Records from a collection
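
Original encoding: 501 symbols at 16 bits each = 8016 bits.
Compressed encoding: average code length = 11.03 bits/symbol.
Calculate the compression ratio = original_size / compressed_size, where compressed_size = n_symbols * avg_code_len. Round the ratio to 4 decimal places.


original_size = n_symbols * orig_bits = 501 * 16 = 8016 bits
compressed_size = n_symbols * avg_code_len = 501 * 11.03 = 5526.03 bits
ratio = original_size / compressed_size = 8016 / 5526.03 = 1.4506

Compression ratio = 1.4506


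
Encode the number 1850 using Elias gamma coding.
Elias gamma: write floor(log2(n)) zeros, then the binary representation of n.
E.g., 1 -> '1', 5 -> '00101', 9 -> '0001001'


num_bits = floor(log2(1850)) + 1 = 11
leading_zeros = num_bits - 1 = 10
binary(1850) = 11100111010

Elias gamma(1850) = '0000000000' + '11100111010' = 000000000011100111010 (21 bits)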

- What this task involves:
Copy the records out again word for word.

- Result for this task:
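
Original encoding: 501 symbols at 16 bits each = 8016 bits.
Compressed encoding: average code length = 11.03 bits/symbol.
Calculate the compression ratio = original_size / compressed_size, where compressed_size = n_symbols * avg_code_len. Round the ratio to 4 decimal places.


original_size = n_symbols * orig_bits = 501 * 16 = 8016 bits
compressed_size = n_symbols * avg_code_len = 501 * 11.03 = 5526.03 bits
ratio = original_size / compressed_size = 8016 / 5526.03 = 1.4506

Compression ratio = 1.4506


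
Encode the number 1850 using Elias gamma coding.
Elias gamma: write floor(log2(n)) zeros, then the binary representation of n.
E.g., 1 -> '1', 5 -> '00101', 9 -> '0001001'


num_bits = floor(log2(1850)) + 1 = 11
leading_zeros = num_bits - 1 = 10
binary(1850) = 11100111010

Elias gamma(1850) = '0000000000' + '11100111010' = 000000000011100111010 (21 bits)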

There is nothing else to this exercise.